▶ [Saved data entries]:
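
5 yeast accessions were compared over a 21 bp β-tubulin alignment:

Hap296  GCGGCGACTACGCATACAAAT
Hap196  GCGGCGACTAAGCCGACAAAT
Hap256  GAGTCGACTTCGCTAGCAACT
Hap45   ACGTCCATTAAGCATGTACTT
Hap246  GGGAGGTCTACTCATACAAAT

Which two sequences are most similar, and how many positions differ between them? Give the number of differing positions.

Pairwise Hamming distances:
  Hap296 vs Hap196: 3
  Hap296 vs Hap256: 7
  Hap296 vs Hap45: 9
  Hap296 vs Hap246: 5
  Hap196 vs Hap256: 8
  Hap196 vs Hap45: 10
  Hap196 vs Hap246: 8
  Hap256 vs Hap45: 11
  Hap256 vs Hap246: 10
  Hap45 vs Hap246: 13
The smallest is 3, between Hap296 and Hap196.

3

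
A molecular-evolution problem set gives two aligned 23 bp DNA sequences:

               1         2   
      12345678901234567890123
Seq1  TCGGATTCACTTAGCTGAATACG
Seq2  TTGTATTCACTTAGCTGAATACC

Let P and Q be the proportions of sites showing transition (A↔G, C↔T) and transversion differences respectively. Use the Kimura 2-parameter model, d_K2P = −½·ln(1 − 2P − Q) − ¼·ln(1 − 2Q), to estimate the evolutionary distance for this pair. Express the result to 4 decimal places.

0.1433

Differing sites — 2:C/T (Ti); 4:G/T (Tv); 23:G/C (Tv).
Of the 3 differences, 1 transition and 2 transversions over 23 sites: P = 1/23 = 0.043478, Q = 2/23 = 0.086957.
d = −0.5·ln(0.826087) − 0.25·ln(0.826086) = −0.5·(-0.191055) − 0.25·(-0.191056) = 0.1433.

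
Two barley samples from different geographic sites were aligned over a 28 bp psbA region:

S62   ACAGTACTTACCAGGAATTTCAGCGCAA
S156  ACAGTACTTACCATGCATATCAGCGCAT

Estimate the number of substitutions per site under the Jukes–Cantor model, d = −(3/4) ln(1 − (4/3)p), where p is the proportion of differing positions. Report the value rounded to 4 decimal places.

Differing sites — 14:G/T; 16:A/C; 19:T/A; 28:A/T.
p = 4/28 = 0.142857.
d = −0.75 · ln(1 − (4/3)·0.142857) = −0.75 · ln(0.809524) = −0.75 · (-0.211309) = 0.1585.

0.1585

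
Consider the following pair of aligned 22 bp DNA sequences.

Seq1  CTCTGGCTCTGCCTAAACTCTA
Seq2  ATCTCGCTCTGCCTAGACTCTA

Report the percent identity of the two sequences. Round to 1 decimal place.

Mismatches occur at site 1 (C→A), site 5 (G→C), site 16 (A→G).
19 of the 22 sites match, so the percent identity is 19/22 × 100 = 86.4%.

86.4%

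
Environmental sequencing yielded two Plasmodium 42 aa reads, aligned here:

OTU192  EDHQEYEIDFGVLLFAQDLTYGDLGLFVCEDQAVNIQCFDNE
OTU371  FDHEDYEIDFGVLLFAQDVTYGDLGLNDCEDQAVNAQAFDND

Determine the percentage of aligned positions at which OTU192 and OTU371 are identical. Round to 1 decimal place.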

▶ [REQUIRED ACTION]: Could you return all of the data exactly as written?

▶ [OUTPUT FOR THIS EXERCISE]:
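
5 yeast accessions were compared over a 21 bp β-tubulin alignment:

Hap296  GCGGCGACTACGCATACAAAT
Hap196  GCGGCGACTAAGCCGACAAAT
Hap256  GAGTCGACTTCGCTAGCAACT
Hap45   ACGTCCATTAAGCATGTACTT
Hap246  GGGAGGTCTACTCATACAAAT

Which two sequences are most similar, and how many positions differ between them? Give the number of differing positions.

Pairwise Hamming distances:
  Hap296 vs Hap196: 3
  Hap296 vs Hap256: 7
  Hap296 vs Hap45: 9
  Hap296 vs Hap246: 5
  Hap196 vs Hap256: 8
  Hap196 vs Hap45: 10
  Hap196 vs Hap246: 8
  Hap256 vs Hap45: 11
  Hap256 vs Hap246: 10
  Hap45 vs Hap246: 13
The smallest is 3, between Hap296 and Hap196.

3

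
A molecular-evolution problem set gives two aligned 23 bp DNA sequences:

               1         2   
      12345678901234567890123
Seq1  TCGGATTCACTTAGCTGAATACG
Seq2  TTGTATTCACTTAGCTGAATACC

Let P and Q be the proportions of sites showing transition (A↔G, C↔T) and transversion differences respectively. Use the Kimura 2-parameter model, d_K2P = −½·ln(1 − 2P − Q) − ¼·ln(1 − 2Q), to estimate the evolutionary distance for this pair. Express the result to 4 decimal places.

0.1433

Differing sites — 2:C/T (Ti); 4:G/T (Tv); 23:G/C (Tv).
Of the 3 differences, 1 transition and 2 transversions over 23 sites: P = 1/23 = 0.043478, Q = 2/23 = 0.086957.
d = −0.5·ln(0.826087) − 0.25·ln(0.826086) = −0.5·(-0.191055) − 0.25·(-0.191056) = 0.1433.

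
Two barley samples from different geographic sites were aligned over a 28 bp psbA region:

S62   ACAGTACTTACCAGGAATTTCAGCGCAA
S156  ACAGTACTTACCATGCATATCAGCGCAT

Estimate the number of substitutions per site under the Jukes–Cantor model, d = −(3/4) ln(1 − (4/3)p), where p is the proportion of differing positions. Report the value rounded to 4 decimal places.

Differing sites — 14:G/T; 16:A/C; 19:T/A; 28:A/T.
p = 4/28 = 0.142857.
d = −0.75 · ln(1 − (4/3)·0.142857) = −0.75 · ln(0.809524) = −0.75 · (-0.211309) = 0.1585.

0.1585

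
Consider the following pair of aligned 22 bp DNA sequences.

Seq1  CTCTGGCTCTGCCTAAACTCTA
Seq2  ATCTCGCTCTGCCTAGACTCTA

Report the percent identity of the two sequences. Round to 1 decimal place.

Mismatches occur at site 1 (C→A), site 5 (G→C), site 16 (A→G).
19 of the 22 sites match, so the percent identity is 19/22 × 100 = 86.4%.

86.4%

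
Environmental sequencing yielded two Plasmodium 42 aa reads, aligned here:

OTU192  EDHQEYEIDFGVLLFAQDLTYGDLGLFVCEDQAVNIQCFDNE
OTU371  FDHEDYEIDFGVLLFAQDVTYGDLGLNDCEDQAVNAQAFDND

Determine the percentage of aligned positions at which OTU192 and OTU371 are identical. Round to 1 decimal place.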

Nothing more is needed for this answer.